**ABOUT THIS EXERCISE:** An exact copy of the entries is needed, with every line included.
── PROVIDED MATERIAL ──
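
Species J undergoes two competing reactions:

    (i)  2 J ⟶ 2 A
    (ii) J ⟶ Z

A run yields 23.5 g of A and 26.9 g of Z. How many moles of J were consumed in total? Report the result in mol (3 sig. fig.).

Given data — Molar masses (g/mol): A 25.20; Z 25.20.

2.00 mol

n(A) = 23.5 / 25.20 = 0.9325 mol
n(Z) = 26.9 / 25.20 = 1.067 mol
n(J) via (i) = (2/2)×0.9325 = 0.9325 mol
n(J) via (ii) = (1/1)×1.067 = 1.067 mol
total n(J) = 0.9325 + 1.067 = 2.000 mol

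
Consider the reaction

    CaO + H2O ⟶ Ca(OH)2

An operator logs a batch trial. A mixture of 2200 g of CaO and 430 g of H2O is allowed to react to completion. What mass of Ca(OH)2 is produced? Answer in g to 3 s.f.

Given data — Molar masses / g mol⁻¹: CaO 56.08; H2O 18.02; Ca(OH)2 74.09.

n(CaO) = 2200 / 56.08 = 39.23 mol
n(H2O) = 430.0 / 18.02 = 23.86 mol
n/ν for CaO = 39.23/1 = 39.23
n/ν for H2O = 23.86/1 = 23.86
Smallest n/ν is H2O → limiting reagent.
n(Ca(OH)2) = (1/1) × 23.86 = 23.86 mol
mass = 23.86 × 74.09 = 1768 g

1770 g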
───
**EXERCISE RESULT:**
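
Species J undergoes two competing reactions:

    (i)  2 J ⟶ 2 A
    (ii) J ⟶ Z

A run yields 23.5 g of A and 26.9 g of Z. How many moles of J were consumed in total? Report the result in mol (3 sig. fig.).

Given data — Molar masses (g/mol): A 25.20; Z 25.20.

2.00 mol

n(A) = 23.5 / 25.20 = 0.9325 mol
n(Z) = 26.9 / 25.20 = 1.067 mol
n(J) via (i) = (2/2)×0.9325 = 0.9325 mol
n(J) via (ii) = (1/1)×1.067 = 1.067 mol
total n(J) = 0.9325 + 1.067 = 2.000 mol

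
Consider the reaction

    CaO + H2O ⟶ Ca(OH)2

An operator logs a batch trial. A mixture of 2200 g of CaO and 430 g of H2O is allowed to react to completion. What mass of Ca(OH)2 is produced? Answer in g to 3 s.f.

Given data — Molar masses / g mol⁻¹: CaO 56.08; H2O 18.02; Ca(OH)2 74.09.

n(CaO) = 2200 / 56.08 = 39.23 mol
n(H2O) = 430.0 / 18.02 = 23.86 mol
n/ν for CaO = 39.23/1 = 39.23
n/ν for H2O = 23.86/1 = 23.86
Smallest n/ν is H2O → limiting reagent.
n(Ca(OH)2) = (1/1) × 23.86 = 23.86 mol
mass = 23.86 × 74.09 = 1768 g

1770 g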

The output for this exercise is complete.